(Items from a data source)

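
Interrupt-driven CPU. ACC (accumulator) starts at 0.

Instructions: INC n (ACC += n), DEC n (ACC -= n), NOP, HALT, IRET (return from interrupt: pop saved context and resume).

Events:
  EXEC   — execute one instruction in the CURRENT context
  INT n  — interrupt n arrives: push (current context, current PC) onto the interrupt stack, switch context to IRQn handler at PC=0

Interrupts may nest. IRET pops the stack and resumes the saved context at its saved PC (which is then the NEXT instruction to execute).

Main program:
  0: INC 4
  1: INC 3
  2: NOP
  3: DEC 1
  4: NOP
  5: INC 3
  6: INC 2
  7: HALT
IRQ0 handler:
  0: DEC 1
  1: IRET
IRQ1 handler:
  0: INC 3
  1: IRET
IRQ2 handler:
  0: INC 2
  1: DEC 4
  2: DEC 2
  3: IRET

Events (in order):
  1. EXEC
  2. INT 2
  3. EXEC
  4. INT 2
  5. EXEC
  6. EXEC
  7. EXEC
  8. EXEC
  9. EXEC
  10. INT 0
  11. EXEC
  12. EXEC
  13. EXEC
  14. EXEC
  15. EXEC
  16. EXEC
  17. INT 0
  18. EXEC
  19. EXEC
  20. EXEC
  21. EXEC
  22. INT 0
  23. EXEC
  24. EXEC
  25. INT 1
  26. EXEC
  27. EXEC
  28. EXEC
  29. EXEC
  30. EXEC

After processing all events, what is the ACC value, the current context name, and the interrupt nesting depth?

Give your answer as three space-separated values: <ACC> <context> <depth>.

Answer: 3 MAIN 0

Derivation:
Event 1 (EXEC): [MAIN] PC=0: INC 4 -> ACC=4
Event 2 (INT 2): INT 2 arrives: push (MAIN, PC=1), enter IRQ2 at PC=0 (depth now 1)
Event 3 (EXEC): [IRQ2] PC=0: INC 2 -> ACC=6
Event 4 (INT 2): INT 2 arrives: push (IRQ2, PC=1), enter IRQ2 at PC=0 (depth now 2)
Event 5 (EXEC): [IRQ2] PC=0: INC 2 -> ACC=8
Event 6 (EXEC): [IRQ2] PC=1: DEC 4 -> ACC=4
Event 7 (EXEC): [IRQ2] PC=2: DEC 2 -> ACC=2
Event 8 (EXEC): [IRQ2] PC=3: IRET -> resume IRQ2 at PC=1 (depth now 1)
Event 9 (EXEC): [IRQ2] PC=1: DEC 4 -> ACC=-2
Event 10 (INT 0): INT 0 arrives: push (IRQ2, PC=2), enter IRQ0 at PC=0 (depth now 2)
Event 11 (EXEC): [IRQ0] PC=0: DEC 1 -> ACC=-3
Event 12 (EXEC): [IRQ0] PC=1: IRET -> resume IRQ2 at PC=2 (depth now 1)
Event 13 (EXEC): [IRQ2] PC=2: DEC 2 -> ACC=-5
Event 14 (EXEC): [IRQ2] PC=3: IRET -> resume MAIN at PC=1 (depth now 0)
Event 15 (EXEC): [MAIN] PC=1: INC 3 -> ACC=-2
Event 16 (EXEC): [MAIN] PC=2: NOP
Event 17 (INT 0): INT 0 arrives: push (MAIN, PC=3), enter IRQ0 at PC=0 (depth now 1)
Event 18 (EXEC): [IRQ0] PC=0: DEC 1 -> ACC=-3
Event 19 (EXEC): [IRQ0] PC=1: IRET -> resume MAIN at PC=3 (depth now 0)
Event 20 (EXEC): [MAIN] PC=3: DEC 1 -> ACC=-4
Event 21 (EXEC): [MAIN] PC=4: NOP
Event 22 (INT 0): INT 0 arrives: push (MAIN, PC=5), enter IRQ0 at PC=0 (depth now 1)
Event 23 (EXEC): [IRQ0] PC=0: DEC 1 -> ACC=-5
Event 24 (EXEC): [IRQ0] PC=1: IRET -> resume MAIN at PC=5 (depth now 0)
Event 25 (INT 1): INT 1 arrives: push (MAIN, PC=5), enter IRQ1 at PC=0 (depth now 1)
Event 26 (EXEC): [IRQ1] PC=0: INC 3 -> ACC=-2
Event 27 (EXEC): [IRQ1] PC=1: IRET -> resume MAIN at PC=5 (depth now 0)
Event 28 (EXEC): [MAIN] PC=5: INC 3 -> ACC=1
Event 29 (EXEC): [MAIN] PC=6: INC 2 -> ACC=3
Event 30 (EXEC): [MAIN] PC=7: HALT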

■ **YOUR INSTRUCTIONS**
For the string "saved", search the preceding data and copy every line that includes it.

■ **SOLUTION TO THIS TASK**
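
Instructions: INC n (ACC += n), DEC n (ACC -= n), NOP, HALT, IRET (return from interrupt: pop saved context and resume).
Interrupts may nest. IRET pops the stack and resumes the saved context at its saved PC (which is then the NEXT instruction to execute).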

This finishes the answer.